[Source records]
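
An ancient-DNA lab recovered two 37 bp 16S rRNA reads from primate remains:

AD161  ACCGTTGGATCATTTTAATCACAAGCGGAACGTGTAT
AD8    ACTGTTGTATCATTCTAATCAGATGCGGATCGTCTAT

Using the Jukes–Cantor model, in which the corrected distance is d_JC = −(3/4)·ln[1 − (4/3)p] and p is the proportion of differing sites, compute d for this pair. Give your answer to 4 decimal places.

0.2180

The sequences differ at positions 3 (C/T), 8 (G/T), 15 (T/C), 22 (C/G), 24 (A/T), 30 (A/T), 34 (G/C).
p = 7/37 = 0.189189.
d = −0.75 · ln(1 − (4/3)·0.189189) = −0.75 · ln(0.747748) = −0.75 · (-0.290689) = 0.2180.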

**Task directions**: Without leaving anything out, transcribe the records above exactly.

**Expected answer**:
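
An ancient-DNA lab recovered two 37 bp 16S rRNA reads from primate remains:

AD161  ACCGTTGGATCATTTTAATCACAAGCGGAACGTGTAT
AD8    ACTGTTGTATCATTCTAATCAGATGCGGATCGTCTAT

Using the Jukes–Cantor model, in which the corrected distance is d_JC = −(3/4)·ln[1 − (4/3)p] and p is the proportion of differing sites, compute d for this pair. Give your answer to 4 decimal places.

0.2180

The sequences differ at positions 3 (C/T), 8 (G/T), 15 (T/C), 22 (C/G), 24 (A/T), 30 (A/T), 34 (G/C).
p = 7/37 = 0.189189.
d = −0.75 · ln(1 − (4/3)·0.189189) = −0.75 · ln(0.747748) = −0.75 · (-0.290689) = 0.2180.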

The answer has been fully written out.